::: INPUT RECORDS :::

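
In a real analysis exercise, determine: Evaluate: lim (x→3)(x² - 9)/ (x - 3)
Factor: (x² - 9) = (x-3)(x+3)
Cancel (x-3): lim(x→3) (x+3) = 6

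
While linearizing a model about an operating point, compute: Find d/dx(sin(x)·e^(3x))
Product rule: (fg)'=f'g + fg'
f=sin(x), f'=cos(x)
g=e^(3x), g'=3·e^(3x)

Answer: cos(x)·e^(3x) + 3·sin(x)·e^(3x)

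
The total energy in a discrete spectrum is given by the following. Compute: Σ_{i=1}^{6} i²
Using formula: Σ i^2=n(n+1)(2n+1)/6=6·7·13/6=91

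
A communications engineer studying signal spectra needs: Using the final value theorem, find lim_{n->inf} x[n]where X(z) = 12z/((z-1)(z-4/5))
Final value theorem: lim x[n] = lim_{z->1} (z-1) * X(z)
(z-1) * X(z) = 12z/(z-4/5)
As z->1: 12/(1-4/5) = 12/(1/5) = 60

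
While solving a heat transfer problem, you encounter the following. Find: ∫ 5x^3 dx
Using power rule: ∫ 5x^3 dx = 5/4 x^4+C = (5/4)x^4+C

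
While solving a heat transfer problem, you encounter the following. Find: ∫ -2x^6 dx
Using power rule: ∫ -2x^6 dx=-2/7 x^7 + C=(-2/7)x^7 + C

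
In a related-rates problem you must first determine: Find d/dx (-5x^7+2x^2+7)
Power rule: d/dx(ax^n) = n·a·x^(n-1)
Term by term: -35·x^6+4·x

Answer: -35x^6+4x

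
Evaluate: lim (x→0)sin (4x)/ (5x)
L'Hôpital (0/0): lim 4cos(4x)/5 = 4/5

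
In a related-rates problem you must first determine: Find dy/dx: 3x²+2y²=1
Differentiate: 6x + 4y·(dy/dx)=0
dy/dx=-6x/(4y)=-(3/2)·(x/y)

Answer: dy/dx=-(3/2)·(x/y)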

:::

→ PROBLEM TO WORK ON
Exactly the lines between the one containing "The total energy" and the end of the material, both ends included, must be retyped, with nothing added.

→ ANSWER FOR THE TASK
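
The total energy in a discrete spectrum is given by the following. Compute: Σ_{i=1}^{6} i²
Using formula: Σ i^2=n(n+1)(2n+1)/6=6·7·13/6=91

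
A communications engineer studying signal spectra needs: Using the final value theorem, find lim_{n->inf} x[n]where X(z) = 12z/((z-1)(z-4/5))
Final value theorem: lim x[n] = lim_{z->1} (z-1) * X(z)
(z-1) * X(z) = 12z/(z-4/5)
As z->1: 12/(1-4/5) = 12/(1/5) = 60

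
While solving a heat transfer problem, you encounter the following. Find: ∫ 5x^3 dx
Using power rule: ∫ 5x^3 dx = 5/4 x^4+C = (5/4)x^4+C

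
While solving a heat transfer problem, you encounter the following. Find: ∫ -2x^6 dx
Using power rule: ∫ -2x^6 dx=-2/7 x^7 + C=(-2/7)x^7 + C

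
In a related-rates problem you must first determine: Find d/dx (-5x^7+2x^2+7)
Power rule: d/dx(ax^n) = n·a·x^(n-1)
Term by term: -35·x^6+4·x

Answer: -35x^6+4x

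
Evaluate: lim (x→0)sin (4x)/ (5x)
L'Hôpital (0/0): lim 4cos(4x)/5 = 4/5

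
In a related-rates problem you must first determine: Find dy/dx: 3x²+2y²=1
Differentiate: 6x + 4y·(dy/dx)=0
dy/dx=-6x/(4y)=-(3/2)·(x/y)

Answer: dy/dx=-(3/2)·(x/y)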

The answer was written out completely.